TASK STATEMENT
Transcribe every record that appears below, exactly and in full.

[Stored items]
####################
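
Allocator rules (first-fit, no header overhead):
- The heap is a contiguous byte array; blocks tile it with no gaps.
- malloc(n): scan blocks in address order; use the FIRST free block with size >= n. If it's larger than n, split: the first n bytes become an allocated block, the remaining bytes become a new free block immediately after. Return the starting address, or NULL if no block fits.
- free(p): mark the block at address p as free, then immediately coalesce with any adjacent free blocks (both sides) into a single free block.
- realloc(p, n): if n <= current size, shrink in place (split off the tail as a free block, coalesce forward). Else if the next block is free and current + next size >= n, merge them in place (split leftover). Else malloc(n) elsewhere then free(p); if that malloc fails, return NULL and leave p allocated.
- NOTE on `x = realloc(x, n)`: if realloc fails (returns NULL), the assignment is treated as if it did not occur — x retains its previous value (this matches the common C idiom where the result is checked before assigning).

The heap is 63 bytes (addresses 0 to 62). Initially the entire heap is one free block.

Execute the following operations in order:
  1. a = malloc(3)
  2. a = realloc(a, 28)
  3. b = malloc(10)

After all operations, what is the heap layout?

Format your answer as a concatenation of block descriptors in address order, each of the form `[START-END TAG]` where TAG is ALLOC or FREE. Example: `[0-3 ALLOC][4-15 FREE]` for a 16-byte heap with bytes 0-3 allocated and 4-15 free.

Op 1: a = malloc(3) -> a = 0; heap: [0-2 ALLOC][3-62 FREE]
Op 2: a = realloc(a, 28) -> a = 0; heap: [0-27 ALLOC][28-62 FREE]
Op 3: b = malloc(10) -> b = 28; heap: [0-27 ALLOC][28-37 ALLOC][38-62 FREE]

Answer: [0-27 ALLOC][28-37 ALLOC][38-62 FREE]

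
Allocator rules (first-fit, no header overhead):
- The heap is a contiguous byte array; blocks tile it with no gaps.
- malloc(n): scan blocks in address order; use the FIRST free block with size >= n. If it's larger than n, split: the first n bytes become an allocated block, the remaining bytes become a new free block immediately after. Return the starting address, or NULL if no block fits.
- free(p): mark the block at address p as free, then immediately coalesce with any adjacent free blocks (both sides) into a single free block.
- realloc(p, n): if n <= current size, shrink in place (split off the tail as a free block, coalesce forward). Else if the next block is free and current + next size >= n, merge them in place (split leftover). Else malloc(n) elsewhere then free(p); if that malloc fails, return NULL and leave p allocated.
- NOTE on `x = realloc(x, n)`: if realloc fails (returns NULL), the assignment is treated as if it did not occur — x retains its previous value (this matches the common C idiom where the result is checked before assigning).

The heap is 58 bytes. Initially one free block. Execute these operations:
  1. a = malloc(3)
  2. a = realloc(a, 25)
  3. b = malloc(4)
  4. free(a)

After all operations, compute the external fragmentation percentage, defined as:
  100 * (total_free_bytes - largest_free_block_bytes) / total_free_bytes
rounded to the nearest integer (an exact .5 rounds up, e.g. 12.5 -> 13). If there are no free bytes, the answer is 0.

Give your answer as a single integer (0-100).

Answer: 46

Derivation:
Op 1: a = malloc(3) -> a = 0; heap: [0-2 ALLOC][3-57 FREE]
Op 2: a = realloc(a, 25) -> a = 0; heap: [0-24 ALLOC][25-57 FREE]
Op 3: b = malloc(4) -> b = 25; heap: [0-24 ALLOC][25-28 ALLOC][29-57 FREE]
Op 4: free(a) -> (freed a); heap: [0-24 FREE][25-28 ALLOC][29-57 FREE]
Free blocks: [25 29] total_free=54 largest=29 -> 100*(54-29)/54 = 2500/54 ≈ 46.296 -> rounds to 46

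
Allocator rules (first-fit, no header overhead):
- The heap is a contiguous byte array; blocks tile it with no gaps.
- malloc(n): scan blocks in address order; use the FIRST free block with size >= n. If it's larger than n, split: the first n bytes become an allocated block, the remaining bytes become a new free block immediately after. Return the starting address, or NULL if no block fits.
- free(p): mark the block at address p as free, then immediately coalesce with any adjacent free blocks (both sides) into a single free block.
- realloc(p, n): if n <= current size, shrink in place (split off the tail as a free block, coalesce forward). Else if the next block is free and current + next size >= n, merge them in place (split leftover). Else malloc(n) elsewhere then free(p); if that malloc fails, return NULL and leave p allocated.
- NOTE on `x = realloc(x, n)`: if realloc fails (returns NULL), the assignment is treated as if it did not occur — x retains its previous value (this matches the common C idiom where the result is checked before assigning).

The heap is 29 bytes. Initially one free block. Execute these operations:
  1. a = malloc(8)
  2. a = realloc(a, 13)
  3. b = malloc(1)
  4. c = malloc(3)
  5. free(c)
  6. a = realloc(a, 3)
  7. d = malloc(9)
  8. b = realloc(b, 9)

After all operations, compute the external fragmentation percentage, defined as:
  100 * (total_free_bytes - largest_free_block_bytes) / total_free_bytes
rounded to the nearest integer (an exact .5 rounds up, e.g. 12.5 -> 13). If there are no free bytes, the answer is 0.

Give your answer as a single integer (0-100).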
####################
WRITTEN REPLY
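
Allocator rules (first-fit, no header overhead):
- The heap is a contiguous byte array; blocks tile it with no gaps.
- malloc(n): scan blocks in address order; use the FIRST free block with size >= n. If it's larger than n, split: the first n bytes become an allocated block, the remaining bytes become a new free block immediately after. Return the starting address, or NULL if no block fits.
- free(p): mark the block at address p as free, then immediately coalesce with any adjacent free blocks (both sides) into a single free block.
- realloc(p, n): if n <= current size, shrink in place (split off the tail as a free block, coalesce forward). Else if the next block is free and current + next size >= n, merge them in place (split leftover). Else malloc(n) elsewhere then free(p); if that malloc fails, return NULL and leave p allocated.
- NOTE on `x = realloc(x, n)`: if realloc fails (returns NULL), the assignment is treated as if it did not occur — x retains its previous value (this matches the common C idiom where the result is checked before assigning).

The heap is 63 bytes (addresses 0 to 62). Initially the entire heap is one free block.

Execute the following operations in order:
  1. a = malloc(3)
  2. a = realloc(a, 28)
  3. b = malloc(10)

After all operations, what is the heap layout?

Format your answer as a concatenation of block descriptors in address order, each of the form `[START-END TAG]` where TAG is ALLOC or FREE. Example: `[0-3 ALLOC][4-15 FREE]` for a 16-byte heap with bytes 0-3 allocated and 4-15 free.

Op 1: a = malloc(3) -> a = 0; heap: [0-2 ALLOC][3-62 FREE]
Op 2: a = realloc(a, 28) -> a = 0; heap: [0-27 ALLOC][28-62 FREE]
Op 3: b = malloc(10) -> b = 28; heap: [0-27 ALLOC][28-37 ALLOC][38-62 FREE]

Answer: [0-27 ALLOC][28-37 ALLOC][38-62 FREE]

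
Allocator rules (first-fit, no header overhead):
- The heap is a contiguous byte array; blocks tile it with no gaps.
- malloc(n): scan blocks in address order; use the FIRST free block with size >= n. If it's larger than n, split: the first n bytes become an allocated block, the remaining bytes become a new free block immediately after. Return the starting address, or NULL if no block fits.
- free(p): mark the block at address p as free, then immediately coalesce with any adjacent free blocks (both sides) into a single free block.
- realloc(p, n): if n <= current size, shrink in place (split off the tail as a free block, coalesce forward). Else if the next block is free and current + next size >= n, merge them in place (split leftover). Else malloc(n) elsewhere then free(p); if that malloc fails, return NULL and leave p allocated.
- NOTE on `x = realloc(x, n)`: if realloc fails (returns NULL), the assignment is treated as if it did not occur — x retains its previous value (this matches the common C idiom where the result is checked before assigning).

The heap is 58 bytes. Initially one free block. Execute these operations:
  1. a = malloc(3)
  2. a = realloc(a, 25)
  3. b = malloc(4)
  4. free(a)

After all operations, compute the external fragmentation percentage, defined as:
  100 * (total_free_bytes - largest_free_block_bytes) / total_free_bytes
rounded to the nearest integer (an exact .5 rounds up, e.g. 12.5 -> 13). If there are no free bytes, the answer is 0.

Give your answer as a single integer (0-100).

Answer: 46

Derivation:
Op 1: a = malloc(3) -> a = 0; heap: [0-2 ALLOC][3-57 FREE]
Op 2: a = realloc(a, 25) -> a = 0; heap: [0-24 ALLOC][25-57 FREE]
Op 3: b = malloc(4) -> b = 25; heap: [0-24 ALLOC][25-28 ALLOC][29-57 FREE]
Op 4: free(a) -> (freed a); heap: [0-24 FREE][25-28 ALLOC][29-57 FREE]
Free blocks: [25 29] total_free=54 largest=29 -> 100*(54-29)/54 = 2500/54 ≈ 46.296 -> rounds to 46

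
Allocator rules (first-fit, no header overhead):
- The heap is a contiguous byte array; blocks tile it with no gaps.
- malloc(n): scan blocks in address order; use the FIRST free block with size >= n. If it's larger than n, split: the first n bytes become an allocated block, the remaining bytes become a new free block immediately after. Return the starting address, or NULL if no block fits.
- free(p): mark the block at address p as free, then immediately coalesce with any adjacent free blocks (both sides) into a single free block.
- realloc(p, n): if n <= current size, shrink in place (split off the tail as a free block, coalesce forward). Else if the next block is free and current + next size >= n, merge them in place (split leftover). Else malloc(n) elsewhere then free(p); if that malloc fails, return NULL and leave p allocated.
- NOTE on `x = realloc(x, n)`: if realloc fails (returns NULL), the assignment is treated as if it did not occur — x retains its previous value (this matches the common C idiom where the result is checked before assigning).

The heap is 29 bytes. Initially one free block. Execute these operations:
  1. a = malloc(8)
  2. a = realloc(a, 13)
  3. b = malloc(1)
  4. c = malloc(3)
  5. free(c)
  6. a = realloc(a, 3)
  7. d = malloc(9)
  8. b = realloc(b, 9)

After all operations, compute the external fragmentation percentage, defined as:
  100 * (total_free_bytes - largest_free_block_bytes) / total_free_bytes
rounded to the nearest integer (an exact .5 rounds up, e.g. 12.5 -> 13). If there are no free bytes, the answer is 0.

Give your answer as a single integer (0-100).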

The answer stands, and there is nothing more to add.